In the records below, find the line containing "True or false: (x_3". Restate it and all the lines after it exactly, and omit the rest.

[Stored data]
BEGIN
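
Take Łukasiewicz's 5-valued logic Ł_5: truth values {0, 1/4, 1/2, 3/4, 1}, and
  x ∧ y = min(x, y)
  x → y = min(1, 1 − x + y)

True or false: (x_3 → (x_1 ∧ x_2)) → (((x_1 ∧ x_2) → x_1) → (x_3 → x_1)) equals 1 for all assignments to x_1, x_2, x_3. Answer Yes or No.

At x_1 = 1/2, x_2 = 1/4, x_3 = 1/4, for instance:
x_1 ∧ x_2 = 1/2 ∧ 1/4 = 1/4
x_3 → (x_1 ∧ x_2) = 1/4 → 1/4 = 1
(x_1 ∧ x_2) → x_1 = 1/4 → 1/2 = 1
x_3 → x_1 = 1/4 → 1/2 = 1
((x_1 ∧ x_2) → x_1) → (x_3 → x_1) = 1 → 1 = 1
(x_3 → (x_1 ∧ x_2)) → (((x_1 ∧ x_2) → x_1) → (x_3 → x_1)) = 1 → 1 = 1
and checking the remaining 124 assignments likewise gives ≥ 1 in every case.

Yes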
END
### EXERCISE RESULT
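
True or false: (x_3 → (x_1 ∧ x_2)) → (((x_1 ∧ x_2) → x_1) → (x_3 → x_1)) equals 1 for all assignments to x_1, x_2, x_3. Answer Yes or No.

At x_1 = 1/2, x_2 = 1/4, x_3 = 1/4, for instance:
x_1 ∧ x_2 = 1/2 ∧ 1/4 = 1/4
x_3 → (x_1 ∧ x_2) = 1/4 → 1/4 = 1
(x_1 ∧ x_2) → x_1 = 1/4 → 1/2 = 1
x_3 → x_1 = 1/4 → 1/2 = 1
((x_1 ∧ x_2) → x_1) → (x_3 → x_1) = 1 → 1 = 1
(x_3 → (x_1 ∧ x_2)) → (((x_1 ∧ x_2) → x_1) → (x_3 → x_1)) = 1 → 1 = 1
and checking the remaining 124 assignments likewise gives ≥ 1 in every case.

Yes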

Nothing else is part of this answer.